(Your assignment): Gather each line containing the string "into" from these entries.

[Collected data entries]
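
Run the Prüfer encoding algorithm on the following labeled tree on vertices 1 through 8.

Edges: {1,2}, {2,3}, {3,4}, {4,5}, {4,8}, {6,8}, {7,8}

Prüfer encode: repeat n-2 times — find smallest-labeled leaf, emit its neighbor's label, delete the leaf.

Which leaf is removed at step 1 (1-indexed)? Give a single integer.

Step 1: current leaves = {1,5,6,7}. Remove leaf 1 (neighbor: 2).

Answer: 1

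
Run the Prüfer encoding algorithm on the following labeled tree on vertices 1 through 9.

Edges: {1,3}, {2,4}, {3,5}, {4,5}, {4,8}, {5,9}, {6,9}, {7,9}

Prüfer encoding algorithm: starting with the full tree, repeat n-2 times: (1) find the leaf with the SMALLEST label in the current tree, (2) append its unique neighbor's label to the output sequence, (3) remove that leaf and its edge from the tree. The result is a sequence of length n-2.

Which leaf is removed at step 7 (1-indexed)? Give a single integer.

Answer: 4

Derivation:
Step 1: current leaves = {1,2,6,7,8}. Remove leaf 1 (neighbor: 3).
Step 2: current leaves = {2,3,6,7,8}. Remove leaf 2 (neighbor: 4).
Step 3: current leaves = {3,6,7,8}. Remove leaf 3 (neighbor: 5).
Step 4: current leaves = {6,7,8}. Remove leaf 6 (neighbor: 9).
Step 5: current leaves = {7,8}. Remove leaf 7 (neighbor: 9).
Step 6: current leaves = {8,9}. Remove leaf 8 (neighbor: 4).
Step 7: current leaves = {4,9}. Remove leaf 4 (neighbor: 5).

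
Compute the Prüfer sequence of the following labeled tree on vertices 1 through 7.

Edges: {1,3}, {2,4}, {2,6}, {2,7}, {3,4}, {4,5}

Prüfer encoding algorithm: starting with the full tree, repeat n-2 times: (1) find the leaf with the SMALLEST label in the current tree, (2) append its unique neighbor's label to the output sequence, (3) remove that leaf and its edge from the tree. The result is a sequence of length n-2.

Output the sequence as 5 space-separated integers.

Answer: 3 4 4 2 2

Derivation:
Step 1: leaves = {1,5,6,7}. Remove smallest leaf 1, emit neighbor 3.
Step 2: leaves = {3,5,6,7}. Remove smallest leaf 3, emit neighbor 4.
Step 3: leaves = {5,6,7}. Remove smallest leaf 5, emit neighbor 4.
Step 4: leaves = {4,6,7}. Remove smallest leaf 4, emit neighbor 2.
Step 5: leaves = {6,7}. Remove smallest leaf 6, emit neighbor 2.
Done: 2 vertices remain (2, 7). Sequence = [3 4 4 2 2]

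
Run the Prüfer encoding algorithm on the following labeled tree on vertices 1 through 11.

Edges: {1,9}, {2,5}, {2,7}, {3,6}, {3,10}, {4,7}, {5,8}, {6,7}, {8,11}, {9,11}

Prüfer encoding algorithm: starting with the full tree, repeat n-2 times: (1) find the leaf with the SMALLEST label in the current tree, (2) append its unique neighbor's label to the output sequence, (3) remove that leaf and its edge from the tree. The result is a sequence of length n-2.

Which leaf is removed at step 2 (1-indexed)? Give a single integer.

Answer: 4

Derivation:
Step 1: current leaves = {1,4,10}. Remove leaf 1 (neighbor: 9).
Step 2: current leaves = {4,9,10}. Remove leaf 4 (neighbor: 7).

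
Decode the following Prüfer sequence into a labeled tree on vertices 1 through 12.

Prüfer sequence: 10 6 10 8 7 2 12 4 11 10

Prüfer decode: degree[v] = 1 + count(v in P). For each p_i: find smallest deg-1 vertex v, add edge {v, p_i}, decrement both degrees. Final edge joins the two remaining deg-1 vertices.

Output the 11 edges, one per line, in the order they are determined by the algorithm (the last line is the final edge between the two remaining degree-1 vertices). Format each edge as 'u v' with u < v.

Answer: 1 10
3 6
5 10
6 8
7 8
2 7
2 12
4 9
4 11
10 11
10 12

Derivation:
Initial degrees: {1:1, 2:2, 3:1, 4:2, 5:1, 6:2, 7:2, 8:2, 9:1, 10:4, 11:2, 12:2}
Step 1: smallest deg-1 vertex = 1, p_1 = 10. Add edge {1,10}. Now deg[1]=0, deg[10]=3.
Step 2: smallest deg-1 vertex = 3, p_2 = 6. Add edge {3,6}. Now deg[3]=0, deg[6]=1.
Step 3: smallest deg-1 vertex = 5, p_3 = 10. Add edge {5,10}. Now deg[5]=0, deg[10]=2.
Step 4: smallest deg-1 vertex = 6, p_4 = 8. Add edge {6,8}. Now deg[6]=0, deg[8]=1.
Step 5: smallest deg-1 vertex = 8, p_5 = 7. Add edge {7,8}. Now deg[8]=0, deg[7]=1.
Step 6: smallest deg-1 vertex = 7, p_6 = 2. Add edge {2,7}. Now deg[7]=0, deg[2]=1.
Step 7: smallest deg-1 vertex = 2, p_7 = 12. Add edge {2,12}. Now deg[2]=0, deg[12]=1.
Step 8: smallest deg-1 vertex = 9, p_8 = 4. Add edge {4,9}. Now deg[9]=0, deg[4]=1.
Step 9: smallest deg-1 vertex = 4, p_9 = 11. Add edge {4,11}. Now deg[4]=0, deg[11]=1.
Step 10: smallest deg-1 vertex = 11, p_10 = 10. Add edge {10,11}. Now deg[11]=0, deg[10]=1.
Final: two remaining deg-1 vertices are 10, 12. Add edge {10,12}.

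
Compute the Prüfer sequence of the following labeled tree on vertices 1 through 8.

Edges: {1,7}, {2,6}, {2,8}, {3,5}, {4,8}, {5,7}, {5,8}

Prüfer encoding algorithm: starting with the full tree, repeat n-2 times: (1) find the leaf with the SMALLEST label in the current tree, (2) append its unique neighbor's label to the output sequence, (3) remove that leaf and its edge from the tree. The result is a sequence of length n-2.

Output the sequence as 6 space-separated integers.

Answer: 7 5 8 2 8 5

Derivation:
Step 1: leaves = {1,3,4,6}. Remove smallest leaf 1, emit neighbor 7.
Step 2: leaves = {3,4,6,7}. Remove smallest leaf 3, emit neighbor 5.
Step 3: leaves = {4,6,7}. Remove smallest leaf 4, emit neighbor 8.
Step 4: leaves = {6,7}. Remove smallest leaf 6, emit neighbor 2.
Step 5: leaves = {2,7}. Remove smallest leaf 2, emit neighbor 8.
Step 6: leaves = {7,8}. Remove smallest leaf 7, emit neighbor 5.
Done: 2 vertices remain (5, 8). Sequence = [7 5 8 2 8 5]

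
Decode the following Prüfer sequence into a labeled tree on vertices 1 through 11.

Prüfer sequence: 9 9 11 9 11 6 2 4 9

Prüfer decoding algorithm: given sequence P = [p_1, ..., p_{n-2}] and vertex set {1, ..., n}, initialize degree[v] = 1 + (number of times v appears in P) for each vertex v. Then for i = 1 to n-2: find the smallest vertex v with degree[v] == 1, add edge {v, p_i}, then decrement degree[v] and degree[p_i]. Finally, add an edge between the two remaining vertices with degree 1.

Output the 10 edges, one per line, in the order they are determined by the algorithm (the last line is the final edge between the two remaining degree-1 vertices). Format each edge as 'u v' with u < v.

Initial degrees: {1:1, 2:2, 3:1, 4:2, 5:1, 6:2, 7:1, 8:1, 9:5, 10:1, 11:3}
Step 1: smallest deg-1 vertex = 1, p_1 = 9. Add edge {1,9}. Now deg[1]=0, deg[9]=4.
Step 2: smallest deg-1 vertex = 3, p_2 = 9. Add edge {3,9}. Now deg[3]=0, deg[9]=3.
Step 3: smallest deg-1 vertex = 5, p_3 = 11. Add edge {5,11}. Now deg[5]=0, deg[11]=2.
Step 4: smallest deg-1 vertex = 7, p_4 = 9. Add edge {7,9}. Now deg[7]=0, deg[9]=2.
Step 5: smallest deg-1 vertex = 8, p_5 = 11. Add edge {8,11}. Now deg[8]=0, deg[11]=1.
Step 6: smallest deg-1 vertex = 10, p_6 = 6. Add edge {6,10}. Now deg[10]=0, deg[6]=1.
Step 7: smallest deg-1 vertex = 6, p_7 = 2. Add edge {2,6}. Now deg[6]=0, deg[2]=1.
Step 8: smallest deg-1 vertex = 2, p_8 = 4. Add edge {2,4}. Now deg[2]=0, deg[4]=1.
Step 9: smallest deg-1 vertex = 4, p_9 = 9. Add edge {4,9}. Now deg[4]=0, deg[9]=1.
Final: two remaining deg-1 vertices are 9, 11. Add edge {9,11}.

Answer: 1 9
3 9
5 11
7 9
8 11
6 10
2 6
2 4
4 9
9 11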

(Finished task):
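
Decode the following Prüfer sequence into a labeled tree on vertices 1 through 12.
Decode the following Prüfer sequence into a labeled tree on vertices 1 through 11.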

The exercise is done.